EXERCISE DIRECTIONS: The answer must be every line below that holds the word "What".

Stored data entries
□ □ □

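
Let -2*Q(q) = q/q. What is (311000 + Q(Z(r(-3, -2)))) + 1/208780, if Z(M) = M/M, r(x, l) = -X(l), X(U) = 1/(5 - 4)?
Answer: 64930475611/208780 ≈ 3.1100e+5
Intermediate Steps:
X(U) = 1 (X(U) = 1/1 = 1)
r(x, l) = -1 (r(x, l) = -1*1 = -1)
Z(M) = 1
Q(q) = -½ (Q(q) = -q/(2*q) = -½*1 = -½)
(311000 + Q(Z(r(-3, -2)))) + 1/208780 = (311000 - ½) + 1/208780 = 621999/2 + 1/208780 = 64930475611/208780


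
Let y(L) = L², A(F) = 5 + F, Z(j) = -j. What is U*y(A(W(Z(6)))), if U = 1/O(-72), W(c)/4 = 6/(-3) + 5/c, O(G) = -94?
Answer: -361/846 ≈ -0.42671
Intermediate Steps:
W(c) = -8 + 20/c (W(c) = 4*(6/(-3) + 5/c) = 4*(6*(-⅓) + 5/c) = 4*(-2 + 5/c) = -8 + 20/c)
U = -1/94 (U = 1/(-94) = -1/94 ≈ -0.010638)
U*y(A(W(Z(6)))) = -(5 + (-8 + 20/((-1*6))))²/94 = -(5 + (-8 + 20/(-6)))²/94 = -(5 + (-8 + 20*(-⅙)))²/94 = -(5 + (-8 - 10/3))²/94 = -(5 - 34/3)²/94 = -(-19/3)²/94 = -1/94*361/9 = -361/846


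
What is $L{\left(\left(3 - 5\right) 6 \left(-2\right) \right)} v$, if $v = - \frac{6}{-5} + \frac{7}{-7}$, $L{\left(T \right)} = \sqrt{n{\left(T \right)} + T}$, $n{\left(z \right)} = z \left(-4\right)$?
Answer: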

□ □ □

TASK SOLUTION:
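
Let -2*Q(q) = q/q. What is (311000 + Q(Z(r(-3, -2)))) + 1/208780, if Z(M) = M/M, r(x, l) = -X(l), X(U) = 1/(5 - 4)?
Let y(L) = L², A(F) = 5 + F, Z(j) = -j. What is U*y(A(W(Z(6)))), if U = 1/O(-72), W(c)/4 = 6/(-3) + 5/c, O(G) = -94?
What is $L{\left(\left(3 - 5\right) 6 \left(-2\right) \right)} v$, if $v = - \frac{6}{-5} + \frac{7}{-7}$, $L{\left(T \right)} = \sqrt{n{\left(T \right)} + T}$, $n{\left(z \right)} = z \left(-4\right)$?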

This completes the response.